(Collected data)
+---+

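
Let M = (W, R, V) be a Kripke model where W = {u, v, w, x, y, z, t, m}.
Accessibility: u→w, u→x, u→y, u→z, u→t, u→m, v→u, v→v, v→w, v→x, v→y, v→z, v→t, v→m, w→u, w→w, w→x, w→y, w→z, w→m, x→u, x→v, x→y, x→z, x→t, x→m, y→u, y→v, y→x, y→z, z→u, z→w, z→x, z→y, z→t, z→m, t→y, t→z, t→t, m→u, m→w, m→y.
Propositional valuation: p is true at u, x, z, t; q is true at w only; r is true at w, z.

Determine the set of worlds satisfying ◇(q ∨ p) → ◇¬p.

Let φ = ◇(q ∨ p) → ◇¬p. Evaluate φ at each world:
  u (successors {w, x, y, z, t, m}): φ is true.
  v (successors {u, v, w, x, y, z, t, m}): φ is true.
  w (successors {u, w, x, y, z, m}): φ is true.
  x (successors {u, v, y, z, t, m}): φ is true.
  y (successors {u, v, x, z}): φ is true.
  z (successors {u, w, x, y, t, m}): φ is true.
  t (successors {y, z, t}): φ is true.
  m (successors {u, w, y}): φ is true.
For instance, at t:
  At t: ◇(q ∨ p) is true, ◇¬p is true, so ◇(q ∨ p) → ◇¬p is true.
    At t: ◇(q ∨ p) requires q ∨ p at some successor in {y, z, t}.
      q ∨ p holds at z, so ◇(q ∨ p) is true at t.
    At t: ◇¬p requires ¬p at some successor in {y, z, t}.
      ¬p holds at y, so ◇¬p is true at t.
Satisfying worlds: {u, v, w, x, y, z, t, m}

u, v, w, x, y, z, t, m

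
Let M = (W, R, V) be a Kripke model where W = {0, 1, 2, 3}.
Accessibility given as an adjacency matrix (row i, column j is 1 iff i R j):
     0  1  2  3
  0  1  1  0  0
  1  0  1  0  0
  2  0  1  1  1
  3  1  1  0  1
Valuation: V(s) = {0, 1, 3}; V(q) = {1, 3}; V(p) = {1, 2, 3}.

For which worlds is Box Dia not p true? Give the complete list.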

+---+

Goal of the exercise = The answer must consist of every line from the entries above that contains the string "Accessibility".

Result for this exercise =
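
Accessibility: u→w, u→x, u→y, u→z, u→t, u→m, v→u, v→v, v→w, v→x, v→y, v→z, v→t, v→m, w→u, w→w, w→x, w→y, w→z, w→m, x→u, x→v, x→y, x→z, x→t, x→m, y→u, y→v, y→x, y→z, z→u, z→w, z→x, z→y, z→t, z→m, t→y, t→z, t→t, m→u, m→w, m→y.
Accessibility given as an adjacency matrix (row i, column j is 1 iff i R j):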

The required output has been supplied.